Listed entries

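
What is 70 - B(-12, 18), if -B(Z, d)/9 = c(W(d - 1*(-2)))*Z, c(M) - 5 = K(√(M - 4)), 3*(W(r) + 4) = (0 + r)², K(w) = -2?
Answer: -254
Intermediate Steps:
W(r) = -4 + r²/3 (W(r) = -4 + (0 + r)²/3 = -4 + r²/3)
c(M) = 3 (c(M) = 5 - 2 = 3)
B(Z, d) = -27*Z
70 - B(-12, 18) = 70 - (-27)*(-12) = 70 - 1*324 = 70 - 324 = -254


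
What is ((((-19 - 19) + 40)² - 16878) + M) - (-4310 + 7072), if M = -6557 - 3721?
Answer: -29914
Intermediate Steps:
M = -10278
((((-19 - 19) + 40)² - 16878) + M) - (-4310 + 7072) = ((((-19 - 19) + 40)² - 16878) - 10278) - (-4310 + 7072) = (((-38 + 40)² - 16878) - 10278) - 1*2762 = ((2² - 16878) - 10278) - 2762 = ((4 - 16878) - 10278) - 2762 = (-16874 - 10278) - 2762 = -27152 - 2762 = -29914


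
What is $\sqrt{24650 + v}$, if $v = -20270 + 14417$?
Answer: $\sqrt{18797} \approx 137.1$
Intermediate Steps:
$v = -5853$
$\sqrt{24650 + v} = \sqrt{24650 - 5853} = \sqrt{18797}$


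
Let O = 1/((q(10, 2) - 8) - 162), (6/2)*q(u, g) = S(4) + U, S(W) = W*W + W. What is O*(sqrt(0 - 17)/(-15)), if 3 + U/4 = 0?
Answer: I*sqrt(17)/2510 ≈ 0.0016427*I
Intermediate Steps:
U = -12 (U = -12 + 4*0 = -12 + 0 = -12)
S(W) = W + W**2 (S(W) = W**2 + W = W + W**2)
q(u, g) = 8/3 (q(u, g) = (4*(1 + 4) - 12)/3 = (4*5 - 12)/3 = (20 - 12)/3 = (1/3)*8 = 8/3)
O = -3/502 (O = 1/((8/3 - 8) - 162) = 1/(-16/3 - 162) = 1/(-502/3) = -3/502 ≈ -0.0059761)
O*(sqrt(0 - 17)/(-15)) = -3*sqrt(0 - 17)/(502*(-15)) = -3*sqrt(-17)*(-1)/(502*15) = -3*I*sqrt(17)*(-1)/(502*15) = -(-1)*I*sqrt(17)/2510 = I*sqrt(17)/2510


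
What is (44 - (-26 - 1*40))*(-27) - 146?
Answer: -3116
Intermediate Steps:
(44 - (-26 - 1*40))*(-27) - 146 = (44 - (-26 - 40))*(-27) - 146 = (44 - 1*(-66))*(-27) - 146 = (44 + 66)*(-27) - 146 = 110*(-27) - 146 = -2970 - 146 = -3116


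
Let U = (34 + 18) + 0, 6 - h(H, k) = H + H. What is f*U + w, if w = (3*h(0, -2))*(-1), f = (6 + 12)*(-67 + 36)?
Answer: -29034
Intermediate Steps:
h(H, k) = 6 - 2*H (h(H, k) = 6 - (H + H) = 6 - 2*H)
U = 52 (U = 52 + 0 = 52)
f = -558 (f = 18*(-31) = -558)
w = -18 (w = (3*(6 - 2*0))*(-1) = (3*(6 + 0))*(-1) = (3*6)*(-1) = 18*(-1) = -18)
f*U + w = -558*52 - 18 = -29016 - 18 = -29034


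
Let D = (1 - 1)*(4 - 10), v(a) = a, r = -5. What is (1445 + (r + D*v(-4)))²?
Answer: 2073600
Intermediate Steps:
D = 0 (D = 0*(-6) = 0)
(1445 + (r + D*v(-4)))² = (1445 + (-5 + 0*(-4)))² = (1445 + (-5 + 0))² = (1445 - 5)² = 1440² = 2073600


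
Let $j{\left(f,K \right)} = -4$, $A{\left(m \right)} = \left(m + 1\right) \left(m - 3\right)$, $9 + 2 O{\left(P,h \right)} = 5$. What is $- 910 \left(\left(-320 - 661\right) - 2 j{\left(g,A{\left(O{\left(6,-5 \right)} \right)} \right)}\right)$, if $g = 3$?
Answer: $885430$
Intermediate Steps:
$O{\left(P,h \right)} = -2$ ($O{\left(P,h \right)} = - \frac{9}{2} + \frac{1}{2} \cdot 5 = - \frac{9}{2} + \frac{5}{2} = -2$)
$A{\left(m \right)} = \left(1 + m\right) \left(-3 + m\right)$
$- 910 \left(\left(-320 - 661\right) - 2 j{\left(g,A{\left(O{\left(6,-5 \right)} \right)} \right)}\right) = - 910 \left(\left(-320 - 661\right) - -8\right) = - 910 \left(-981 + 8\right) = \left(-910\right) \left(-973\right) = 885430$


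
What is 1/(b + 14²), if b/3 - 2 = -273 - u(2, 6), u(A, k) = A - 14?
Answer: -1/581 ≈ -0.0017212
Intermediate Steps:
u(A, k) = -14 + A
b = -777 (b = 6 + 3*(-273 - (-14 + 2)) = 6 + 3*(-273 - 1*(-12)) = 6 + 3*(-273 + 12) = 6 + 3*(-261) = 6 - 783 = -777)
1/(b + 14²) = 1/(-777 + 14²) = 1/(-777 + 196) = 1/(-581) = -1/581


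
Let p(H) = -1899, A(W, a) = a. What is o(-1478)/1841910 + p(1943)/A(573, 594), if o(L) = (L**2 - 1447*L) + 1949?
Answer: -2866291/3376835 ≈ -0.84881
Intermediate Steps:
o(L) = 1949 + L**2 - 1447*L
o(-1478)/1841910 + p(1943)/A(573, 594) = (1949 + (-1478)**2 - 1447*(-1478))/1841910 - 1899/594 = (1949 + 2184484 + 2138666)*(1/1841910) - 1899*1/594 = 4325099*(1/1841910) - 211/66 = 4325099/1841910 - 211/66 = -2866291/3376835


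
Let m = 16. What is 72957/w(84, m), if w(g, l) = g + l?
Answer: 72957/100 ≈ 729.57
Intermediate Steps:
72957/w(84, m) = 72957/(84 + 16) = 72957/100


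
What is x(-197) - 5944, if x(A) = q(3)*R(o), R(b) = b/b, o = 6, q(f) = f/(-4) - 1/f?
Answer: -71341/12 ≈ -5945.1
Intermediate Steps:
q(f) = -1/f - f/4 (q(f) = f*(-¼) - 1/f = -f/4 - 1/f = -1/f - f/4)
R(b) = 1
x(A) = -13/12 (x(A) = (-1/3 - ¼*3)*1 = (-1*⅓ - ¾)*1 = (-⅓ - ¾)*1 = -13/12*1 = -13/12)
x(-197) - 5944 = -13/12 - 5944 = -71341/12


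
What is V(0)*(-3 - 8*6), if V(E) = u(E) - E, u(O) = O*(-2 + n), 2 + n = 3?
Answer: 0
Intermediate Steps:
n = 1 (n = -2 + 3 = 1)
u(O) = -O (u(O) = O*(-2 + 1) = O*(-1) = -O)
V(E) = -2*E (V(E) = -E - E = -2*E)
V(0)*(-3 - 8*6) = (-2*0)*(-3 - 8*6) = 0*(-3 - 48) = 0*(-51) = 0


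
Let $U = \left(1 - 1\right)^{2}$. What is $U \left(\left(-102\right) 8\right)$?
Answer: $0$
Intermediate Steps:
$U = 0$ ($U = 0^{2} = 0$)
$U \left(\left(-102\right) 8\right) = 0 \left(\left(-102\right) 8\right) = 0 \left(-816\right) = 0$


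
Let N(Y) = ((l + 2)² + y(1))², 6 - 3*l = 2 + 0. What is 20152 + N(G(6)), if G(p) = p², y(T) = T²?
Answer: 1644193/81 ≈ 20299.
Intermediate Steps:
l = 4/3 (l = 2 - (2 + 0)/3 = 2 - ⅓*2 = 2 - ⅔ = 4/3 ≈ 1.3333)
N(Y) = 11881/81 (N(Y) = ((4/3 + 2)² + 1²)² = ((10/3)² + 1)² = (100/9 + 1)² = (109/9)² = 11881/81)
20152 + N(G(6)) = 20152 + 11881/81 = 1644193/81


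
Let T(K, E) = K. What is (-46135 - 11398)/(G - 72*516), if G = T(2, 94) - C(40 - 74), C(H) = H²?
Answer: 57533/38306 ≈ 1.5019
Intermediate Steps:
G = -1154 (G = 2 - (40 - 74)² = 2 - 1*(-34)² = 2 - 1*1156 = 2 - 1156 = -1154)
(-46135 - 11398)/(G - 72*516) = (-46135 - 11398)/(-1154 - 72*516) = -57533/(-1154 - 37152) = -57533/(-38306) = -57533*(-1/38306) = 57533/38306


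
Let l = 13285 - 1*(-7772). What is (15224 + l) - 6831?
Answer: 29450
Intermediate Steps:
l = 21057 (l = 13285 + 7772 = 21057)
(15224 + l) - 6831 = (15224 + 21057) - 6831 = 36281 - 6831 = 29450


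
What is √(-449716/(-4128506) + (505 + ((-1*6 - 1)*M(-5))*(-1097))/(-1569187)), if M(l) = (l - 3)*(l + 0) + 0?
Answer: 7*I*√18658721402453813773561/3239198972311 ≈ 0.29519*I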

The task
Scan the entries above for the line containing "Answer: 72957/100 ≈ 729.57", and copy it and all lines after it exactly, down to and including the line containing "Answer: -71341/12 ≈ -5945.1".

Exercise result
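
Answer: 72957/100 ≈ 729.57
Intermediate Steps:
72957/w(84, m) = 72957/(84 + 16) = 72957/100


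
What is x(-197) - 5944, if x(A) = q(3)*R(o), R(b) = b/b, o = 6, q(f) = f/(-4) - 1/f?
Answer: -71341/12 ≈ -5945.1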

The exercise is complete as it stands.